• **About this exercise**
Once you have read the data below, print all of it exactly.

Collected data
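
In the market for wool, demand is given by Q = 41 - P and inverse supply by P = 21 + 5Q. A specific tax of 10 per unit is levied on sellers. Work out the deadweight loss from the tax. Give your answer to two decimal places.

Rewriting demand in inverse form: P = 41 - Q.
Pre-tax equilibrium: 41 - Q = 21 + 5Q gives Q* = 3.3333, P* = 37.6667.
A tax on sellers shifts supply up by 10: 41 - Q = 21 + 5Q + 10, so Q_t = 1.6667. Buyers pay P_b = 39.3333; sellers receive P_s = P_b - 10 = 29.3333.
The welfare triangle lost has base Q* - Q_t = 1.6667 and height t = 10, so DWL = (1/2)(1.6667)(10) = 8.3333.

8.33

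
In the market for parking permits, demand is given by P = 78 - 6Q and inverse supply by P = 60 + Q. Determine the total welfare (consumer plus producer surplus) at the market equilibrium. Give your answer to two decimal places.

Set 78 - 6Q = 60 + Q, which gives 18 = 7Q, so Q* = 2.5714 and P* = 78 - 6(2.5714) = 62.5714.
Total surplus is the full triangle between the curves from 0 to Q*: (1/2)(2.5714)(78 - 60) = 23.1429.

23.14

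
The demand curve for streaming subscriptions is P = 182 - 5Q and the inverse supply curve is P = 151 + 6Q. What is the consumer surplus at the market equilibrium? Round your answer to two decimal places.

Equilibrium: 182 - 5Q = 151 + 6Q, so Q* = 2.8182 and P* = 167.9091.
Consumer surplus is the triangle under demand above P*: (1/2)(2.8182)(182 - 167.9091) = (1/2)(2.8182)(14.0909) = 19.8554.

19.86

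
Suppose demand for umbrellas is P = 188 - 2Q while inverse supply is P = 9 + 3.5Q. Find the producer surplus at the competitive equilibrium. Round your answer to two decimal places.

Equilibrium: 188 - 2Q = 9 + 3.5Q, so Q* = 32.5455 and P* = 122.9091.
The supply curve's price intercept is 9, so PS = (1/2)(Q*)(P* - 9) = (1/2)(32.5455)(113.9091) = 1853.6116.

1853.61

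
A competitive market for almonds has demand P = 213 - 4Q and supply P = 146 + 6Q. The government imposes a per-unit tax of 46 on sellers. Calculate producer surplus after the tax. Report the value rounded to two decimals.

13.23

Without the tax, 213 - 4Q = 146 + 6Q so Q* = 6.7 and P* = 186.2.
With the tax, sellers need 46 more per unit: 213 - 4Q = 146 + 6Q + 46, so Q_t = 2.1. Buyers pay P_b = 204.6; sellers receive P_s = P_b - 46 = 158.6.
Producer surplus is the triangle above supply below P_s: (1/2)(2.1)(158.6 - 146) = 13.23.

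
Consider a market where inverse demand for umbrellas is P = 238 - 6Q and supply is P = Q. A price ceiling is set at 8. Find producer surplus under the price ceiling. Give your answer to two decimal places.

32.00

Free-market equilibrium: 238 - 6Q = Q gives Q* = 34, P* = 34.
At P = 8, sellers supply (8 - 0)/1 = 8 while buyers want more, so the quantity traded is 8 at price 8.
PS is the triangle above supply below 8: (1/2)(8)(8 - 0) = 32.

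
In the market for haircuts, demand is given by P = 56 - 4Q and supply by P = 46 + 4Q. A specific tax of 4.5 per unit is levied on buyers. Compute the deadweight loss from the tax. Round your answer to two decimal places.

Without the tax, 56 - 4Q = 46 + 4Q so Q* = 1.25 and P* = 51.
With the tax, buyers' net willingness to pay falls by 4.5: (56 - 4.5) - 4Q = 46 + 4Q, so Q_t = 0.6875. Buyers pay P_b = 53.25; sellers receive P_s = P_b - 4.5 = 48.75.
Deadweight loss is the triangle between the curves from Q_t to Q*: (1/2)(1.25 - 0.6875)(4.5) = 1.2656.

1.27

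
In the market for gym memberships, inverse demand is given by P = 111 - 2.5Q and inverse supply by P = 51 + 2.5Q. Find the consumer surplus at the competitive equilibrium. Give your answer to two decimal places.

180.00

Equilibrium: 111 - 2.5Q = 51 + 2.5Q, so Q* = 12 and P* = 81.
Consumer surplus is the triangle under demand above P*: (1/2)(12)(111 - 81) = (1/2)(12)(30) = 180.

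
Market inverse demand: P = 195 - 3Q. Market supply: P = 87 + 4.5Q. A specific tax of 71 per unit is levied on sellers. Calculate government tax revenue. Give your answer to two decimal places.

Without the tax, 195 - 3Q = 87 + 4.5Q so Q* = 14.4 and P* = 151.8.
A tax on sellers shifts supply up by 71: 195 - 3Q = 87 + 4.5Q + 71, so Q_t = 4.9333. Buyers pay P_b = 180.2; sellers receive P_s = P_b - 71 = 109.2.
Revenue is the tax times quantity traded: 71 x 4.9333 = 350.2667.

350.27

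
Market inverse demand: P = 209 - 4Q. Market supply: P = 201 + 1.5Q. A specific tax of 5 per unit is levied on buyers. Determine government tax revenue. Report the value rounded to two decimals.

Pre-tax equilibrium: 209 - 4Q = 201 + 1.5Q gives Q* = 1.4545, P* = 203.1818.
A tax on buyers shifts demand down by 5: (209 - 5) - 4Q = 201 + 1.5Q, so Q_t = 0.5455. Buyers pay P_b = 206.8182; sellers receive P_s = P_b - 5 = 201.8182.
Revenue is the tax times quantity traded: 5 x 0.5455 = 2.7273.

2.73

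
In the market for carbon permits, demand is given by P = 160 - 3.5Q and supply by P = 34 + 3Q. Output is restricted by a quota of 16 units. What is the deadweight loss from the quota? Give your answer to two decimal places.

37.23

Unrestricted equilibrium: Q* = (160 - 34)/(3.5 + 3) = 19.3846.
At Q = 16 the demand price is 160 - 3.5(16) = 104 and the supply price is 34 + 3(16) = 82.
Deadweight loss is the triangle between the curves from 16 to 19.3846: (1/2)(104 - 82)(19.3846 - 16) = 37.2308.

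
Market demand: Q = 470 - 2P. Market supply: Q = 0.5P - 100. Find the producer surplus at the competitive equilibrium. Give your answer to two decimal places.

196.00

Rewriting demand in inverse form: P = 235 - 0.5Q.
Rewriting supply in inverse form: P = 200 + 2Q.
Setting demand equal to supply, 35 = 2.5Q, so Q* = 14 and P* = 228.
PS is the area between P* and the supply curve from 0 to Q*: (1/2)(14)(28) = 196.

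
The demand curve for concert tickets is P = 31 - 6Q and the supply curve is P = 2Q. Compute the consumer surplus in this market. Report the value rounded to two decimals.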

• **The completed task**
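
In the market for wool, demand is given by Q = 41 - P and inverse supply by P = 21 + 5Q. A specific tax of 10 per unit is levied on sellers. Work out the deadweight loss from the tax. Give your answer to two decimal places.

Rewriting demand in inverse form: P = 41 - Q.
Pre-tax equilibrium: 41 - Q = 21 + 5Q gives Q* = 3.3333, P* = 37.6667.
A tax on sellers shifts supply up by 10: 41 - Q = 21 + 5Q + 10, so Q_t = 1.6667. Buyers pay P_b = 39.3333; sellers receive P_s = P_b - 10 = 29.3333.
The welfare triangle lost has base Q* - Q_t = 1.6667 and height t = 10, so DWL = (1/2)(1.6667)(10) = 8.3333.

8.33

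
In the market for parking permits, demand is given by P = 78 - 6Q and inverse supply by P = 60 + Q. Determine the total welfare (consumer plus producer surplus) at the market equilibrium. Give your answer to two decimal places.

Set 78 - 6Q = 60 + Q, which gives 18 = 7Q, so Q* = 2.5714 and P* = 78 - 6(2.5714) = 62.5714.
Total surplus is the full triangle between the curves from 0 to Q*: (1/2)(2.5714)(78 - 60) = 23.1429.

23.14

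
The demand curve for streaming subscriptions is P = 182 - 5Q and the inverse supply curve is P = 151 + 6Q. What is the consumer surplus at the market equilibrium? Round your answer to two decimal places.

Equilibrium: 182 - 5Q = 151 + 6Q, so Q* = 2.8182 and P* = 167.9091.
Consumer surplus is the triangle under demand above P*: (1/2)(2.8182)(182 - 167.9091) = (1/2)(2.8182)(14.0909) = 19.8554.

19.86

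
Suppose demand for umbrellas is P = 188 - 2Q while inverse supply is P = 9 + 3.5Q. Find the producer surplus at the competitive equilibrium. Round your answer to two decimal places.

Equilibrium: 188 - 2Q = 9 + 3.5Q, so Q* = 32.5455 and P* = 122.9091.
The supply curve's price intercept is 9, so PS = (1/2)(Q*)(P* - 9) = (1/2)(32.5455)(113.9091) = 1853.6116.

1853.61

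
A competitive market for almonds has demand P = 213 - 4Q and supply P = 146 + 6Q. The government imposes a per-unit tax of 46 on sellers. Calculate producer surplus after the tax. Report the value rounded to two decimals.

13.23

Without the tax, 213 - 4Q = 146 + 6Q so Q* = 6.7 and P* = 186.2.
With the tax, sellers need 46 more per unit: 213 - 4Q = 146 + 6Q + 46, so Q_t = 2.1. Buyers pay P_b = 204.6; sellers receive P_s = P_b - 46 = 158.6.
Producer surplus is the triangle above supply below P_s: (1/2)(2.1)(158.6 - 146) = 13.23.

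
Consider a market where inverse demand for umbrellas is P = 238 - 6Q and supply is P = Q. A price ceiling is set at 8. Find producer surplus under the price ceiling. Give your answer to two decimal places.

32.00

Free-market equilibrium: 238 - 6Q = Q gives Q* = 34, P* = 34.
At P = 8, sellers supply (8 - 0)/1 = 8 while buyers want more, so the quantity traded is 8 at price 8.
PS is the triangle above supply below 8: (1/2)(8)(8 - 0) = 32.

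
In the market for haircuts, demand is given by P = 56 - 4Q and supply by P = 46 + 4Q. A specific tax of 4.5 per unit is levied on buyers. Compute the deadweight loss from the tax. Round your answer to two decimal places.

Without the tax, 56 - 4Q = 46 + 4Q so Q* = 1.25 and P* = 51.
With the tax, buyers' net willingness to pay falls by 4.5: (56 - 4.5) - 4Q = 46 + 4Q, so Q_t = 0.6875. Buyers pay P_b = 53.25; sellers receive P_s = P_b - 4.5 = 48.75.
Deadweight loss is the triangle between the curves from Q_t to Q*: (1/2)(1.25 - 0.6875)(4.5) = 1.2656.

1.27

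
In the market for gym memberships, inverse demand is given by P = 111 - 2.5Q and inverse supply by P = 51 + 2.5Q. Find the consumer surplus at the competitive equilibrium. Give your answer to two decimal places.

180.00

Equilibrium: 111 - 2.5Q = 51 + 2.5Q, so Q* = 12 and P* = 81.
Consumer surplus is the triangle under demand above P*: (1/2)(12)(111 - 81) = (1/2)(12)(30) = 180.

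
Market inverse demand: P = 195 - 3Q. Market supply: P = 87 + 4.5Q. A specific tax of 71 per unit is levied on sellers. Calculate government tax revenue. Give your answer to two decimal places.

Without the tax, 195 - 3Q = 87 + 4.5Q so Q* = 14.4 and P* = 151.8.
A tax on sellers shifts supply up by 71: 195 - 3Q = 87 + 4.5Q + 71, so Q_t = 4.9333. Buyers pay P_b = 180.2; sellers receive P_s = P_b - 71 = 109.2.
Revenue is the tax times quantity traded: 71 x 4.9333 = 350.2667.

350.27

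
Market inverse demand: P = 209 - 4Q. Market supply: P = 201 + 1.5Q. A specific tax of 5 per unit is levied on buyers. Determine government tax revenue. Report the value rounded to two decimals.

Pre-tax equilibrium: 209 - 4Q = 201 + 1.5Q gives Q* = 1.4545, P* = 203.1818.
A tax on buyers shifts demand down by 5: (209 - 5) - 4Q = 201 + 1.5Q, so Q_t = 0.5455. Buyers pay P_b = 206.8182; sellers receive P_s = P_b - 5 = 201.8182.
Revenue is the tax times quantity traded: 5 x 0.5455 = 2.7273.

2.73

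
In the market for carbon permits, demand is given by P = 160 - 3.5Q and supply by P = 34 + 3Q. Output is restricted by a quota of 16 units. What is the deadweight loss from the quota? Give your answer to two decimal places.

37.23

Unrestricted equilibrium: Q* = (160 - 34)/(3.5 + 3) = 19.3846.
At Q = 16 the demand price is 160 - 3.5(16) = 104 and the supply price is 34 + 3(16) = 82.
Deadweight loss is the triangle between the curves from 16 to 19.3846: (1/2)(104 - 82)(19.3846 - 16) = 37.2308.

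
Market demand: Q = 470 - 2P. Market supply: Q = 0.5P - 100. Find the producer surplus at the competitive equilibrium. Give your answer to two decimal places.

196.00

Rewriting demand in inverse form: P = 235 - 0.5Q.
Rewriting supply in inverse form: P = 200 + 2Q.
Setting demand equal to supply, 35 = 2.5Q, so Q* = 14 and P* = 228.
PS is the area between P* and the supply curve from 0 to Q*: (1/2)(14)(28) = 196.

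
The demand curve for concert tickets is P = 31 - 6Q and the supply curve is P = 2Q. Compute the consumer surplus in this market. Report the value rounded to two decimals.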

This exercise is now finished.